* [Work item] Where the word "dually" occurs in a line of the data, return the whole line.

Dataset entries:
•••

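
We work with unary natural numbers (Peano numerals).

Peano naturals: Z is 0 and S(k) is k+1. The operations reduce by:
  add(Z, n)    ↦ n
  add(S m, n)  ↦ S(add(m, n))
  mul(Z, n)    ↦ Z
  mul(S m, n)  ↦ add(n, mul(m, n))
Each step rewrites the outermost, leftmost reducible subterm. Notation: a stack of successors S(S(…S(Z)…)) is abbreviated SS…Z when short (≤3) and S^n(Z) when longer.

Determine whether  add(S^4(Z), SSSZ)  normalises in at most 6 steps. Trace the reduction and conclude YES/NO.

Answer: YES — reaches normal form S^7(Z) in 5 ≤ 6 steps

Reduction:
  start: add(S^4(Z), SSSZ)
  step 1: S(add(SSSZ, SSSZ))
  step 2: S(S(add(SSZ, SSSZ)))
  step 3: S(S(S(add(SZ, SSSZ))))
  step 4: S(S(S(S(add(Z, SSSZ)))))
  step 5: S^7(Z)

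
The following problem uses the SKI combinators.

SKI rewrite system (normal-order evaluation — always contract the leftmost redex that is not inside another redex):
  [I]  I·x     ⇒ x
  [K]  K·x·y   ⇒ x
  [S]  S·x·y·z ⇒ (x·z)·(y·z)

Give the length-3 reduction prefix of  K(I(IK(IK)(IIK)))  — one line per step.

Answer: after 3 steps: K(IK)

Reduction:
  start: K(I(IK(IK)(IIK)))
  →1  K(IK(IK)(IIK))
  →2  K(K(IK)(IIK))
  →3  K(IK)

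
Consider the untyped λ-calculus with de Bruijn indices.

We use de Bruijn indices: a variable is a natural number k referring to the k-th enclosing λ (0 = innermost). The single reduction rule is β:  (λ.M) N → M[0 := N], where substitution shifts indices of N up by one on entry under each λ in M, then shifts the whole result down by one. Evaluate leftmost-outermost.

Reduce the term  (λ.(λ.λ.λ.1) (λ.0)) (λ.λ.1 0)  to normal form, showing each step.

  start: (λ.(λ.λ.λ.1) (λ.0)) (λ.λ.1 0)
  step 1: (λ.λ.λ.1) (λ.0)
  step 2: λ.λ.1

Answer: normal form = λ.λ.1  (in 2 steps)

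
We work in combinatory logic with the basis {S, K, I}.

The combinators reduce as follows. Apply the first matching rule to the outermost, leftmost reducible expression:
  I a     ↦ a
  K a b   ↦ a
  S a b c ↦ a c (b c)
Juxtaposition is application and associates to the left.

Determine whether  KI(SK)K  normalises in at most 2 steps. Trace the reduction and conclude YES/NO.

  start: KI(SK)K
  [1] IK
  [2] K

Answer: YES — reaches normal form K in 2 ≤ 2 steps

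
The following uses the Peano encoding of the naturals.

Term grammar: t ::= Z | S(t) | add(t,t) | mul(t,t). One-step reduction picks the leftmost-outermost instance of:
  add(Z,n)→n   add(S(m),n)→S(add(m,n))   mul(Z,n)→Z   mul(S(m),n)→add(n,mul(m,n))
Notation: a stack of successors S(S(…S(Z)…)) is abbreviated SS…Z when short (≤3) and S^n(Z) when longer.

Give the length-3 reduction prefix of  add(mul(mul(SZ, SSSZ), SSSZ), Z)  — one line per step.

Answer: after 3 steps: add(add(SSSZ, mul(add(SSZ, mul(Z, SSSZ)), SSSZ)), Z)

Reduction:
  start: add(mul(mul(SZ, SSSZ), SSSZ), Z)
  step 1: add(mul(add(SSSZ, mul(Z, SSSZ)), SSSZ), Z)
  step 2: add(mul(S(add(SSZ, mul(Z, SSSZ))), SSSZ), Z)
  step 3: add(add(SSSZ, mul(add(SSZ, mul(Z, SSSZ)), SSSZ)), Z)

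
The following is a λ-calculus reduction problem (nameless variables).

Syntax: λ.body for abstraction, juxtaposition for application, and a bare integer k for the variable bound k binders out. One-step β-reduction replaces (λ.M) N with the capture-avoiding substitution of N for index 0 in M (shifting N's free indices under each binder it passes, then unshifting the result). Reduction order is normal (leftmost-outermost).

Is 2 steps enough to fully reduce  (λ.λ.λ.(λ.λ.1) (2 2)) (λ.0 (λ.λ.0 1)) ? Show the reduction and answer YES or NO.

  start: (λ.λ.λ.(λ.λ.1) (2 2)) (λ.0 (λ.λ.0 1))
  [1] λ.λ.(λ.λ.1) ((λ.0 (λ.λ.0 1)) (λ.0 (λ.λ.0 1)))
  [2] λ.λ.λ.(λ.0 (λ.λ.0 1)) (λ.0 (λ.λ.0 1))

Answer: NO — after 2 steps the term is λ.λ.λ.(λ.0 (λ.λ.0 1)) (λ.0 (λ.λ.0 1)), not yet normal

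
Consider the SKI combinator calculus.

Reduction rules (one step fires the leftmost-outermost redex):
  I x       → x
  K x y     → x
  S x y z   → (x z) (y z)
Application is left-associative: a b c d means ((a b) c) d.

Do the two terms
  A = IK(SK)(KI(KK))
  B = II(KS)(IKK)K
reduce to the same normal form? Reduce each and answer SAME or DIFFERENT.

Term A:
  start: IK(SK)(KI(KK))
  →1  K(SK)(KI(KK))
  →2  SK

Term B:
  start: II(KS)(IKK)K
  →1  I(KS)(IKK)K
  →2  KS(IKK)K
  →3  SK

Answer: SAME — A ⇓ SK, B ⇓ SK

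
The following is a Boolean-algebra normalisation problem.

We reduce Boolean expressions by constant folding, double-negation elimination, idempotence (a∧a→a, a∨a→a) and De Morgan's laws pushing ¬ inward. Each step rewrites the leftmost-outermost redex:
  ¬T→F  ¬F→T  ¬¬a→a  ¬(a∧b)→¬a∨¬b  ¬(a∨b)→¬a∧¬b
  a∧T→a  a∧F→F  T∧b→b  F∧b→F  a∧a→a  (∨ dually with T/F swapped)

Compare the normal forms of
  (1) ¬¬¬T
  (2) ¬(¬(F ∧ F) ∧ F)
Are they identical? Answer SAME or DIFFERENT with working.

Term A:
  start: ¬¬¬T
  →1  ¬T
  →2  F

Term B:
  start: ¬(¬(F ∧ F) ∧ F)
  →1  ¬¬(F ∧ F) ∨ ¬F
  →2  (F ∧ F) ∨ ¬F
  →3  F ∨ ¬F
  →4  ¬F
  →5  T

Answer: DIFFERENT — A ⇓ F, B ⇓ T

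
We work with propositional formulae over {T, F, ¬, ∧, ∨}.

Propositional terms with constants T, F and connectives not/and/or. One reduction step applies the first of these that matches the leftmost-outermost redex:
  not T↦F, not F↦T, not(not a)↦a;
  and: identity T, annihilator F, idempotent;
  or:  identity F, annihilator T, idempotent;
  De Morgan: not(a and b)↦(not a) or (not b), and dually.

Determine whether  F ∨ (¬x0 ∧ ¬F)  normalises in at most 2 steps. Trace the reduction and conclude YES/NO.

Answer: NO — after 2 steps the term is ¬x0 ∧ T, not yet normal

Working:
  start: F ∨ (¬x0 ∧ ¬F)
  step 1: ¬x0 ∧ ¬F
  step 2: ¬x0 ∧ T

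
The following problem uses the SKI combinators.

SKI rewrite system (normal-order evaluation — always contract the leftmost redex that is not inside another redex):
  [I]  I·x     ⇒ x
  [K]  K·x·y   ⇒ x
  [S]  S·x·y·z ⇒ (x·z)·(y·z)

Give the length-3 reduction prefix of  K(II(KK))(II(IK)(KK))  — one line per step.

Answer: after 3 steps: KK

Reduction:
  start: K(II(KK))(II(IK)(KK))
  →1  II(KK)
  →2  I(KK)
  →3  KK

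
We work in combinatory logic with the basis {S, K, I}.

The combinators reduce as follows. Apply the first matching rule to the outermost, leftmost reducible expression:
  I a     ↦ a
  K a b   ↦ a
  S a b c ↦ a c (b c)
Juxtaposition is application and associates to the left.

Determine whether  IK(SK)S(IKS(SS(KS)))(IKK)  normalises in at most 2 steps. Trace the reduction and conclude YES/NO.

  start: IK(SK)S(IKS(SS(KS)))(IKK)
  [1] K(SK)S(IKS(SS(KS)))(IKK)
  [2] SK(IKS(SS(KS)))(IKK)

Answer: NO — after 2 steps the term is SK(IKS(SS(KS)))(IKK), not yet normal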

•••

* [Answer area]
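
  a∧T→a  a∧F→F  T∧b→b  F∧b→F  a∧a→a  (∨ dually with T/F swapped)
  De Morgan: not(a and b)↦(not a) or (not b), and dually.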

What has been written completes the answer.